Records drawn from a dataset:
______________________________

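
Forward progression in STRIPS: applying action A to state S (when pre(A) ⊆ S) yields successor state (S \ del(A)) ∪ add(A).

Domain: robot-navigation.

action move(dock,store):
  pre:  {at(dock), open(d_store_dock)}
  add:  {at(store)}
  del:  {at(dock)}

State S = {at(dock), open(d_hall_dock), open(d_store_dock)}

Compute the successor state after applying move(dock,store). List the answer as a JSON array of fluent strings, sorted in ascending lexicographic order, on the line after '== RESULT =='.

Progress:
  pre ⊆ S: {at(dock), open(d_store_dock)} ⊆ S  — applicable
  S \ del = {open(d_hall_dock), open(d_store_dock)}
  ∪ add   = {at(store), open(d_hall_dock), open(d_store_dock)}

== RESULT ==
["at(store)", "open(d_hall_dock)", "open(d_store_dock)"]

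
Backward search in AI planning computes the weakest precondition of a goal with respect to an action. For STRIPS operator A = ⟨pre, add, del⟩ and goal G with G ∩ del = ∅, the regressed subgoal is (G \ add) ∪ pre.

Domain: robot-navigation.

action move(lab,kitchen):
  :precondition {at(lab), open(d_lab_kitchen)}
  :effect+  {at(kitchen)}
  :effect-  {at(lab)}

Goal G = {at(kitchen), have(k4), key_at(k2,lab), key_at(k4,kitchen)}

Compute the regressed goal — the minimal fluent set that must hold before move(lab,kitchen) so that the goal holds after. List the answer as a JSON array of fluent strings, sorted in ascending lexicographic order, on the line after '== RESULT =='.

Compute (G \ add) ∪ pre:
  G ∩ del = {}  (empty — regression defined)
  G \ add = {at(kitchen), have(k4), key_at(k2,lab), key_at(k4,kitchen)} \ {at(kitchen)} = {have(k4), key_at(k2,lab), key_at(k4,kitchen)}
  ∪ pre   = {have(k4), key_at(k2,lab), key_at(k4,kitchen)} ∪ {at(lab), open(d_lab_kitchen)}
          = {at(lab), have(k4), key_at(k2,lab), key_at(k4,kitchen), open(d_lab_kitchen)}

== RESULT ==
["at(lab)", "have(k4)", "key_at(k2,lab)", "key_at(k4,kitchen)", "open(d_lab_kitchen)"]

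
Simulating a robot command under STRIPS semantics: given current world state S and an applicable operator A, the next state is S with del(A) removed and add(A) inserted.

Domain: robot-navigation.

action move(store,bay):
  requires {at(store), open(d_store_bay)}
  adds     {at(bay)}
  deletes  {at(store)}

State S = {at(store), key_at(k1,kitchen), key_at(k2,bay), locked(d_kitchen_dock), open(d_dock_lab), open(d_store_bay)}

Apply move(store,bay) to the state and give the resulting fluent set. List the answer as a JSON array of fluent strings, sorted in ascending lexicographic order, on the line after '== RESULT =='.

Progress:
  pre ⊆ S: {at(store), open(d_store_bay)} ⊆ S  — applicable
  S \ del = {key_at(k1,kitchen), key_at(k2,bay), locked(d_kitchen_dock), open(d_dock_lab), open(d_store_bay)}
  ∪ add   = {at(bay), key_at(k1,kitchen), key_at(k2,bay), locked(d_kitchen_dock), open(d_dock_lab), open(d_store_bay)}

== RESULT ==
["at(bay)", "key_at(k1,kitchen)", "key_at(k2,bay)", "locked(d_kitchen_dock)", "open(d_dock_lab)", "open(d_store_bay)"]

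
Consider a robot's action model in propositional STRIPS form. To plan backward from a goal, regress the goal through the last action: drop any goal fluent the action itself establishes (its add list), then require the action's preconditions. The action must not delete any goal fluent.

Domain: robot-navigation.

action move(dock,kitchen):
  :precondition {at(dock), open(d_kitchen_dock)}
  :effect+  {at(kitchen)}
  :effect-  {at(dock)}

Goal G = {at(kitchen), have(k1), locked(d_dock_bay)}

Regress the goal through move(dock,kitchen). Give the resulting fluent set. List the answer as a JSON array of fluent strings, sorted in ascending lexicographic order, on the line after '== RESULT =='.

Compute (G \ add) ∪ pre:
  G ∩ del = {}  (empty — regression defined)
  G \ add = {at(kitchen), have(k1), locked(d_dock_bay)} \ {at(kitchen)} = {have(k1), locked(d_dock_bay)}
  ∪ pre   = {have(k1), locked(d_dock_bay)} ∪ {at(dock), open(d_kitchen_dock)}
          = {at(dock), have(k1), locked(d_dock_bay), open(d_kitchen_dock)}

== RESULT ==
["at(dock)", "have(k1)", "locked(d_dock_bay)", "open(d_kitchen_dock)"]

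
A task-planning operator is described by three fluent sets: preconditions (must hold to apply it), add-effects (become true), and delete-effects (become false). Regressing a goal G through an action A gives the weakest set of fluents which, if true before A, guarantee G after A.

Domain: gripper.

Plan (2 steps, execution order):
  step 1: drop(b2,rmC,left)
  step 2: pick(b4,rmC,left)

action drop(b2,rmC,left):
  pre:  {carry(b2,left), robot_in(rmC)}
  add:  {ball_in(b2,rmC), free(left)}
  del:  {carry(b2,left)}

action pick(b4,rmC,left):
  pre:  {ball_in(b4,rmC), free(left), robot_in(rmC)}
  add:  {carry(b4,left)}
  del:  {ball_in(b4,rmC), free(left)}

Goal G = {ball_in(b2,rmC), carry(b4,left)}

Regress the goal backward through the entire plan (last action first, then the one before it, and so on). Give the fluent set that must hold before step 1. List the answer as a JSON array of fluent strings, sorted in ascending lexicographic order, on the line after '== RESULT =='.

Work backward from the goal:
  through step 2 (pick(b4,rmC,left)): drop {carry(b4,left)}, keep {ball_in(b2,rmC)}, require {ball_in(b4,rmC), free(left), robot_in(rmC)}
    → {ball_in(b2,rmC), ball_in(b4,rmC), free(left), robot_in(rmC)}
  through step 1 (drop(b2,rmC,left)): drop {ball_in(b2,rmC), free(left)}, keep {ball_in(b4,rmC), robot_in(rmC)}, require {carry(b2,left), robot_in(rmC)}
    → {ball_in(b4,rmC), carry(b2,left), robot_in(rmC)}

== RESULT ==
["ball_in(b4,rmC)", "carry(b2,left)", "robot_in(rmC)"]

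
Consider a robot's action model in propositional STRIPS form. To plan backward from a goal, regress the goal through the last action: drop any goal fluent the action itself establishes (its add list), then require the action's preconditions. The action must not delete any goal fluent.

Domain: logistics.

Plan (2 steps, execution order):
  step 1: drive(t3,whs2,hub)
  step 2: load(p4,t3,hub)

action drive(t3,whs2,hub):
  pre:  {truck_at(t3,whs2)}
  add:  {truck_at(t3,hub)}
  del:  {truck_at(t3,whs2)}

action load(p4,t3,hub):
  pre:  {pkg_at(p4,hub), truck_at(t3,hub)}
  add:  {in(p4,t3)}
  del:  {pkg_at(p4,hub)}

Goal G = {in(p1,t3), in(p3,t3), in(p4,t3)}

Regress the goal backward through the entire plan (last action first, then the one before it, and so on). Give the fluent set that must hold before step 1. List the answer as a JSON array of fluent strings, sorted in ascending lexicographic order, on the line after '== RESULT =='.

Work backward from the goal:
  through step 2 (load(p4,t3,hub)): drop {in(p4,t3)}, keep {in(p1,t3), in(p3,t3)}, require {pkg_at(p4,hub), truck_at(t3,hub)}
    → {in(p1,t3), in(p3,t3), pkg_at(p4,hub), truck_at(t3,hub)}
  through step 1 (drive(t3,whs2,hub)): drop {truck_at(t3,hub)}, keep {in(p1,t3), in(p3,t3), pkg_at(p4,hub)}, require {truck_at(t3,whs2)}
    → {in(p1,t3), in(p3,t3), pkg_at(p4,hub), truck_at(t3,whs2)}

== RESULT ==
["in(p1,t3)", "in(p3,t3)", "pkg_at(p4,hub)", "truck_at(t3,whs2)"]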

______________________________

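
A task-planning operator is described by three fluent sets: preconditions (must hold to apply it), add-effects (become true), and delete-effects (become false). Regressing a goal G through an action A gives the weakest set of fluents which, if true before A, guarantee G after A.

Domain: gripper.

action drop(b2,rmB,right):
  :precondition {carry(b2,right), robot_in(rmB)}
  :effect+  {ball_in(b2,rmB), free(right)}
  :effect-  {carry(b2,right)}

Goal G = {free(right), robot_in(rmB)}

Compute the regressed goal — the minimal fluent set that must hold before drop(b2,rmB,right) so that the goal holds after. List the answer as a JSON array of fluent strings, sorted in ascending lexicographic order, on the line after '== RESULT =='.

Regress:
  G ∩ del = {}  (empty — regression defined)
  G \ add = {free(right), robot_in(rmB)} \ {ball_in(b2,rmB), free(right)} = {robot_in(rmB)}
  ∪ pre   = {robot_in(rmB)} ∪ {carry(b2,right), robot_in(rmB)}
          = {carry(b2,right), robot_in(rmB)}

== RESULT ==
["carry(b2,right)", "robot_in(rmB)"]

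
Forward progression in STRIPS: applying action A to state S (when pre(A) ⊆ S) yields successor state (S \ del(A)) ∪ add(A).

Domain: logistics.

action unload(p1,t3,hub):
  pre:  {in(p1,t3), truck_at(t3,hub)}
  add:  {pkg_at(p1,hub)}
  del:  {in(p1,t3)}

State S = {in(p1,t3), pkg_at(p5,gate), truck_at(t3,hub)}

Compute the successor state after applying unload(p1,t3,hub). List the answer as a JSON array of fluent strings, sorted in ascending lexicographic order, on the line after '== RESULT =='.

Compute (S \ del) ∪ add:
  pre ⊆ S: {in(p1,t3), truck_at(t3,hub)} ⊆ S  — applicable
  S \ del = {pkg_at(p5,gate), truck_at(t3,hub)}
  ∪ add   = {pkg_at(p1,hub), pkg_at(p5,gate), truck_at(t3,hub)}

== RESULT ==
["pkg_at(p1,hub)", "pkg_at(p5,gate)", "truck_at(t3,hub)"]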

______________________________

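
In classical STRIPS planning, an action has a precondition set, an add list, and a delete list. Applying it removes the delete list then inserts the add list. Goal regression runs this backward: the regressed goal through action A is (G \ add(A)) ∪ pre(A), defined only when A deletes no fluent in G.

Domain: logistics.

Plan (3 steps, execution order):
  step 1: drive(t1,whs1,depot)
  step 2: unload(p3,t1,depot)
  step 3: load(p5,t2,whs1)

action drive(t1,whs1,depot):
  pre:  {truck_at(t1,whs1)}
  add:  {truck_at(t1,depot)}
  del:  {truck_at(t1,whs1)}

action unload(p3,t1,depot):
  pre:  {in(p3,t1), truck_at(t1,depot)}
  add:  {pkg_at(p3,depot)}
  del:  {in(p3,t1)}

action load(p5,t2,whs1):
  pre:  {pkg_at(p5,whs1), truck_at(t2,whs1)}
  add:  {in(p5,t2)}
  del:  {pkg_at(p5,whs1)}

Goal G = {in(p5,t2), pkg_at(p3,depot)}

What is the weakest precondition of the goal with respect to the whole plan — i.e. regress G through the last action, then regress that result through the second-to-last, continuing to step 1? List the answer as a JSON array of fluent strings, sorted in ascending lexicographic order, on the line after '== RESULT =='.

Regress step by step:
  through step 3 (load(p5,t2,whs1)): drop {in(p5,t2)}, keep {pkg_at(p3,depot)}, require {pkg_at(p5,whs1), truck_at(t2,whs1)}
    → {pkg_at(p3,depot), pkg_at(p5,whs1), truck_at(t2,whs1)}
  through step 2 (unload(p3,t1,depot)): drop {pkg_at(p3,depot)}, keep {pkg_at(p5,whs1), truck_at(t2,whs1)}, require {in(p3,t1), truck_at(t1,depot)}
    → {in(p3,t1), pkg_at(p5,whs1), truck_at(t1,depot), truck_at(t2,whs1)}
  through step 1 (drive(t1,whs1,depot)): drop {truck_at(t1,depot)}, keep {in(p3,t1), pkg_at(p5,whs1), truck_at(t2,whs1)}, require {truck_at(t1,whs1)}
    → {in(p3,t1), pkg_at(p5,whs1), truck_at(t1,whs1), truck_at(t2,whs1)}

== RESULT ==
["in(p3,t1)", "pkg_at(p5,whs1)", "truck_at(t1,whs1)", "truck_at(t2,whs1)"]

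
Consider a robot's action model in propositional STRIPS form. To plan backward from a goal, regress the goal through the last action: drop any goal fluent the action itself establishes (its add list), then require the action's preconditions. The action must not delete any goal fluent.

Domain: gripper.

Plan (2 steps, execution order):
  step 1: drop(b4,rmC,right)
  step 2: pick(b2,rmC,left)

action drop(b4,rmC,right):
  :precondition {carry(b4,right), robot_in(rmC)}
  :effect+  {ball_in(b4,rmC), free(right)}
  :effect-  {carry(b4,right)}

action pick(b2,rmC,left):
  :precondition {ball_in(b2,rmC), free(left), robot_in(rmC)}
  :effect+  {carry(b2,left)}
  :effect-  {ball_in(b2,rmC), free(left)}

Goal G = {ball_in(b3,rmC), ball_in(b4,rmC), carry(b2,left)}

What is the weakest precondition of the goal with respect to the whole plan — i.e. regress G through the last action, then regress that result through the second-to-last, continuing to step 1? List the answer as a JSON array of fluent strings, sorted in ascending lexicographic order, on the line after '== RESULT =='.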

______________________________

- [What needs to be done] What lines in the data above carry "operator"? Return them all.

- [Response]
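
Backward search in AI planning computes the weakest precondition of a goal with respect to an action. For STRIPS operator A = ⟨pre, add, del⟩ and goal G with G ∩ del = ∅, the regressed subgoal is (G \ add) ∪ pre.
Simulating a robot command under STRIPS semantics: given current world state S and an applicable operator A, the next state is S with del(A) removed and add(A) inserted.
A task-planning operator is described by three fluent sets: preconditions (must hold to apply it), add-effects (become true), and delete-effects (become false). Regressing a goal G through an action A gives the weakest set of fluents which, if true before A, guarantee G after A.
A task-planning operator is described by three fluent sets: preconditions (must hold to apply it), add-effects (become true), and delete-effects (become false). Regressing a goal G through an action A gives the weakest set of fluents which, if true before A, guarantee G after A.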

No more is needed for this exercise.